INPUT RECORDS section start

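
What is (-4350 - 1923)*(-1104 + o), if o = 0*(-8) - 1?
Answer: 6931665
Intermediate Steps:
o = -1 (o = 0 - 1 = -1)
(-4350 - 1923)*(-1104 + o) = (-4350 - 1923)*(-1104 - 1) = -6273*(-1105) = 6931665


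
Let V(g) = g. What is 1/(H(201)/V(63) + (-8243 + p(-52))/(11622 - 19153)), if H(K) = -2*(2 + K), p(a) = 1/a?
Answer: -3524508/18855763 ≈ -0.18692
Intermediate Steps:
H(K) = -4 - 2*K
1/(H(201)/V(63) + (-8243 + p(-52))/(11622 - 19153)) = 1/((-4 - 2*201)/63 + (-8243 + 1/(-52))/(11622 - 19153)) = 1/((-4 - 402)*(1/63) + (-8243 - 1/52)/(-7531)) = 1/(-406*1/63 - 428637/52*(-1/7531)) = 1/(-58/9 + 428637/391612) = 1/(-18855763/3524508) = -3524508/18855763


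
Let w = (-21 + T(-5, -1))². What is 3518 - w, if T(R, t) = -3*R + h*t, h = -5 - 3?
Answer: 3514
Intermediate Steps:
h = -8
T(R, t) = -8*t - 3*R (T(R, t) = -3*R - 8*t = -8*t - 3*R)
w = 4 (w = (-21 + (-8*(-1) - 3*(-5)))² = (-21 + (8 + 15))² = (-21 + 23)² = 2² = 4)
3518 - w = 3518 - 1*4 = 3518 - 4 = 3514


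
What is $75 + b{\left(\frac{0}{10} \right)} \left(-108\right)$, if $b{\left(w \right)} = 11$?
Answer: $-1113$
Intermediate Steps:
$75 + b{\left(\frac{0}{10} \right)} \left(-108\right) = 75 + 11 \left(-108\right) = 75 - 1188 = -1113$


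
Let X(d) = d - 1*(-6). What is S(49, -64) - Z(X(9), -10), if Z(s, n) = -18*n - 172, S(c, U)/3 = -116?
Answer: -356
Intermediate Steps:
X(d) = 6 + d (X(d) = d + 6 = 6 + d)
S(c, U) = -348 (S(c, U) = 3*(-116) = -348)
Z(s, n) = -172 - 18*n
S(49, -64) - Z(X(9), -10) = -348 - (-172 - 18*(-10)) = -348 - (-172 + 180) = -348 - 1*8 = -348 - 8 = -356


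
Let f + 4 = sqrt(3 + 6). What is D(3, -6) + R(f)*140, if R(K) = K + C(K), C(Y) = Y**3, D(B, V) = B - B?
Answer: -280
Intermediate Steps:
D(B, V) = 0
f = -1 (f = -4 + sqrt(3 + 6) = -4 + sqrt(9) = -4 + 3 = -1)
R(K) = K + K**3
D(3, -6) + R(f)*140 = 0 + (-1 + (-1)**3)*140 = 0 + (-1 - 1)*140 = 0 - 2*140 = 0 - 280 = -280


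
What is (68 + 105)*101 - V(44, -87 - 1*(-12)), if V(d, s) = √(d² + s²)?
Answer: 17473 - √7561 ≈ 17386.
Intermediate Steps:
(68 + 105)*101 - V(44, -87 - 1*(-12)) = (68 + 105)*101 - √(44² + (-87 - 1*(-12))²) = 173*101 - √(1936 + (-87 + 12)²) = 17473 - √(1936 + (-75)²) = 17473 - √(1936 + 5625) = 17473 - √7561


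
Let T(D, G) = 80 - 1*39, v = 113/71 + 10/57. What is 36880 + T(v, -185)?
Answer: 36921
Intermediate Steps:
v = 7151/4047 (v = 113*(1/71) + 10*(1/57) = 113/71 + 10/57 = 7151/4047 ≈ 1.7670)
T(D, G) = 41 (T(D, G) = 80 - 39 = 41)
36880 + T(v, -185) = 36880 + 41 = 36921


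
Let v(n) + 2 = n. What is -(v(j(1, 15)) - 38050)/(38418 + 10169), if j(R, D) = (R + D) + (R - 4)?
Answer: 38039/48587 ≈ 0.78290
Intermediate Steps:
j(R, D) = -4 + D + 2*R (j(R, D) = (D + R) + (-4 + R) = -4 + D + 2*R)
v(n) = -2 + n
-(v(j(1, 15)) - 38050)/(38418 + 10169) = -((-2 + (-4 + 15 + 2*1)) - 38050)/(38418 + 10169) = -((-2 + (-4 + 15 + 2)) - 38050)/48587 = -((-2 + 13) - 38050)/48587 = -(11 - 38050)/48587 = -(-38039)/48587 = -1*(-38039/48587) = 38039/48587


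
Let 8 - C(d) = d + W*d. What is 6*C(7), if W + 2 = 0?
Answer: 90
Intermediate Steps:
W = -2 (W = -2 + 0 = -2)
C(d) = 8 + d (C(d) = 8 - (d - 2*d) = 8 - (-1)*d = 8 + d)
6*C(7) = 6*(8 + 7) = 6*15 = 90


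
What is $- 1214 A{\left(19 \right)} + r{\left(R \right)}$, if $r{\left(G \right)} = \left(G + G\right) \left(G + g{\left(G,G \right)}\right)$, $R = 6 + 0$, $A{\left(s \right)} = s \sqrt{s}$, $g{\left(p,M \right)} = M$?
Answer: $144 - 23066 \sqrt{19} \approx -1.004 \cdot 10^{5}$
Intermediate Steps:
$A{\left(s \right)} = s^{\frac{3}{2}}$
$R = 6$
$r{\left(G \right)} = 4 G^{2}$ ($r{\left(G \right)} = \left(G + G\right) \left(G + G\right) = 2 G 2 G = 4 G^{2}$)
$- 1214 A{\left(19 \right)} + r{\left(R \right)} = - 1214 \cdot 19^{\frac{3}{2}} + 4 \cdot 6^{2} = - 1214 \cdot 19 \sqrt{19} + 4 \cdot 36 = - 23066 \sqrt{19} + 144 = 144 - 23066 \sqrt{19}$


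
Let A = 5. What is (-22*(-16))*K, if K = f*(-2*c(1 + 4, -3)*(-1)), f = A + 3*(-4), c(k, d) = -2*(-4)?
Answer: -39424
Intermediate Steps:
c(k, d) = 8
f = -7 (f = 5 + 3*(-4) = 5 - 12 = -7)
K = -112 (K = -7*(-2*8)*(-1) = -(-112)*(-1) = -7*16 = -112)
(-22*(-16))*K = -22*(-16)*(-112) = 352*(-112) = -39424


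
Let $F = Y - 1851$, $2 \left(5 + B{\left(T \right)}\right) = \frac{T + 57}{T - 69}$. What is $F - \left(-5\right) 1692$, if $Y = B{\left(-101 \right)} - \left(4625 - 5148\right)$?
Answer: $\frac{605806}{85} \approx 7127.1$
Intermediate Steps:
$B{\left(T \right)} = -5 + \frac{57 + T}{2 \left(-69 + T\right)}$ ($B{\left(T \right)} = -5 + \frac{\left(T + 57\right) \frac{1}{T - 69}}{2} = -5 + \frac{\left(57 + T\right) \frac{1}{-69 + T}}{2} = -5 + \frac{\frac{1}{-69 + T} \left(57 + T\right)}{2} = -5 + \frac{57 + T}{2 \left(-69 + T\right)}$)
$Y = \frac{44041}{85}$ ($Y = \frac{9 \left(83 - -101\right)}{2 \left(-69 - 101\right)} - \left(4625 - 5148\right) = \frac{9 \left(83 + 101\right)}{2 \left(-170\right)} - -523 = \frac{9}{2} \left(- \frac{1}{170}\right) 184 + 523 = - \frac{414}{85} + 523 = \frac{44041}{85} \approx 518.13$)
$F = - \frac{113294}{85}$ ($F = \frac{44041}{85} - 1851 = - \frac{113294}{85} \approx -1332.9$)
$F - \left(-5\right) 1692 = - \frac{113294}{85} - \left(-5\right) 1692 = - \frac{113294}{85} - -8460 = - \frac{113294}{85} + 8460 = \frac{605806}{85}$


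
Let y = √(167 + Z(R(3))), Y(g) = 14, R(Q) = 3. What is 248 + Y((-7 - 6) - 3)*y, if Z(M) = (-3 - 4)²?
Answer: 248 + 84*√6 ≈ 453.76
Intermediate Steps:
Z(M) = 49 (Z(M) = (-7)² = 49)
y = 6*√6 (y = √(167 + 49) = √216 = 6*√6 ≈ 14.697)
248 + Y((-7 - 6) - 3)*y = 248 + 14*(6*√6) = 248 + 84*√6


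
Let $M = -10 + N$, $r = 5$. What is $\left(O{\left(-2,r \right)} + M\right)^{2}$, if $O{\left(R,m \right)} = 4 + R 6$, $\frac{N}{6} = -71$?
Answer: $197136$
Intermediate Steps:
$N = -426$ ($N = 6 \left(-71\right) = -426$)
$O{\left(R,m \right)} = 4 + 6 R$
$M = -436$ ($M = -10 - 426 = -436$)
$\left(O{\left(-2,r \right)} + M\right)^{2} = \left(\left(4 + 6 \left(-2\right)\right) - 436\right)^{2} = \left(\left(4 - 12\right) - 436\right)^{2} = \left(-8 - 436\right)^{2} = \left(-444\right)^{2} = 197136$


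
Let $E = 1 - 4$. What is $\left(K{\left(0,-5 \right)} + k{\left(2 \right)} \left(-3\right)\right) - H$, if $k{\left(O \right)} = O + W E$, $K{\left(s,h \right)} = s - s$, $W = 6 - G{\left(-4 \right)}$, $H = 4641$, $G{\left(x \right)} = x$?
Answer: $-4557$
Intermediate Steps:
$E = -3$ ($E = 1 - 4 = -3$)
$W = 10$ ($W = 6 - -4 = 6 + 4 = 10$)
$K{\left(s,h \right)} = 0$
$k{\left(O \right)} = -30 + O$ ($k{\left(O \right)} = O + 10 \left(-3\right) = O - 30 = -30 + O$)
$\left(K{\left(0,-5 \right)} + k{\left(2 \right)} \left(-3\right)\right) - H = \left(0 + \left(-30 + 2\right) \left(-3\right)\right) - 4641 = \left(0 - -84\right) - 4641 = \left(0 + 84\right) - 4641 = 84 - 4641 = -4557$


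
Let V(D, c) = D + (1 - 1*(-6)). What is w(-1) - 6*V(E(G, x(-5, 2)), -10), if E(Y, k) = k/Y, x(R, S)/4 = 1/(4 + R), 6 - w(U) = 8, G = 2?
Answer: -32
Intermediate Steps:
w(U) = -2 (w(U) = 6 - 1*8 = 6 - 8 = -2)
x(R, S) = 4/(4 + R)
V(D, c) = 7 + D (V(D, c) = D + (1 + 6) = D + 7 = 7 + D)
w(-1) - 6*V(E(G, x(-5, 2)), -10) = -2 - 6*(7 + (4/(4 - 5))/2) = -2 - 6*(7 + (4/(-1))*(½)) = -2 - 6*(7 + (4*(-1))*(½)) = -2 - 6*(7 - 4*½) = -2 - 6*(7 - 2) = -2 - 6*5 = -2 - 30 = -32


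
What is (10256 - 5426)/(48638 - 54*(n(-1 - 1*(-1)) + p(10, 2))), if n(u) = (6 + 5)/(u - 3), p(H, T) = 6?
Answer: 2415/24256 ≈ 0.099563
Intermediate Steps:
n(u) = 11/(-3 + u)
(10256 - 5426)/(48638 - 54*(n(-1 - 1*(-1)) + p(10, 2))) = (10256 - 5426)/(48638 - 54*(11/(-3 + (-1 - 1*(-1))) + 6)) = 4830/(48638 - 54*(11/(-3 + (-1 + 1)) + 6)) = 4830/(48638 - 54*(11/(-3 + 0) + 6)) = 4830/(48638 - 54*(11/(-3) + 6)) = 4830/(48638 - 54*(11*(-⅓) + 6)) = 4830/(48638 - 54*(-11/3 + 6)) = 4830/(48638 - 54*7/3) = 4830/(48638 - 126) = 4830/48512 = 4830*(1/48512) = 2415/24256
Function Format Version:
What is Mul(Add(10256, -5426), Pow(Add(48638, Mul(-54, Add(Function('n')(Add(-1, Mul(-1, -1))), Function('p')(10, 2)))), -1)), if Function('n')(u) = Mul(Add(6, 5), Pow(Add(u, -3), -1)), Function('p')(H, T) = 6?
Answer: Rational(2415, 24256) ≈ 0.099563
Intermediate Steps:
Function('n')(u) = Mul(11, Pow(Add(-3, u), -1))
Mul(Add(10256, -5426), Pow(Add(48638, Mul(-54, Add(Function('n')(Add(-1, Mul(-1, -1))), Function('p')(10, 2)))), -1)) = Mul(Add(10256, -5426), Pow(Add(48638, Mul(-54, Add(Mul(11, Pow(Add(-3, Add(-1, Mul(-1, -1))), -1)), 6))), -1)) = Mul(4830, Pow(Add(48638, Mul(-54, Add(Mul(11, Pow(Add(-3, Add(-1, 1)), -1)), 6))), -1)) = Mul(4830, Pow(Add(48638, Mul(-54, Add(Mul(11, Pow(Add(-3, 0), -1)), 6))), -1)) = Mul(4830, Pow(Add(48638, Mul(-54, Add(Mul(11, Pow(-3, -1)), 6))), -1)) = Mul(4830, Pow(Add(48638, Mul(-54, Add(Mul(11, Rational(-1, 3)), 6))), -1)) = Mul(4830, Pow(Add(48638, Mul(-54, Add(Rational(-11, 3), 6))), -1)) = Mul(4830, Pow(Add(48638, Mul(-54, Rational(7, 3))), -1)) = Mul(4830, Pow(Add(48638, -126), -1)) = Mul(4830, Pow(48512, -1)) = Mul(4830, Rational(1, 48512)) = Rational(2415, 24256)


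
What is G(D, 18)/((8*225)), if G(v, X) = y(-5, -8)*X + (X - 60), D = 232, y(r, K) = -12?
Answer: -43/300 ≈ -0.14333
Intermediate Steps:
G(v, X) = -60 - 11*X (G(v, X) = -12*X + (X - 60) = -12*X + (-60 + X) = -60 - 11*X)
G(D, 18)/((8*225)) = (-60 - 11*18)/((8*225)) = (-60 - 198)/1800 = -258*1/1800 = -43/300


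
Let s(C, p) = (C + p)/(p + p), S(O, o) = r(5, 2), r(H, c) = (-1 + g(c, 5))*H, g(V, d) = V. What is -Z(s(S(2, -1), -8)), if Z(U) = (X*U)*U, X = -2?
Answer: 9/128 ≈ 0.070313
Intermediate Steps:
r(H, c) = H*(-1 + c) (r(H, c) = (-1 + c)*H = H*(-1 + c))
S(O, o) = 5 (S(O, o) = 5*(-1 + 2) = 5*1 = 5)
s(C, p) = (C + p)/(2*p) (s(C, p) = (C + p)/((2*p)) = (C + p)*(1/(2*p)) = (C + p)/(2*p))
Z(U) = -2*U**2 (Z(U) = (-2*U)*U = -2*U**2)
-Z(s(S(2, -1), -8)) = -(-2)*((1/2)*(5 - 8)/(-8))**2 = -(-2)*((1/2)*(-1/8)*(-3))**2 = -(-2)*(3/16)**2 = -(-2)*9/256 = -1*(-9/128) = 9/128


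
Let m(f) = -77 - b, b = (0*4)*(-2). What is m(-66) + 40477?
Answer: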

INPUT RECORDS section end

Scan the records above for the lines holding "Answer: 17473 - √7561 ≈ 17386." and "Answer: 36921". Transcribe those two and every line between them word for word, and no others.

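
Answer: 17473 - √7561 ≈ 17386.
Intermediate Steps:
(68 + 105)*101 - V(44, -87 - 1*(-12)) = (68 + 105)*101 - √(44² + (-87 - 1*(-12))²) = 173*101 - √(1936 + (-87 + 12)²) = 17473 - √(1936 + (-75)²) = 17473 - √(1936 + 5625) = 17473 - √7561


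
Let T(D, G) = 80 - 1*39, v = 113/71 + 10/57. What is 36880 + T(v, -185)?
Answer: 36921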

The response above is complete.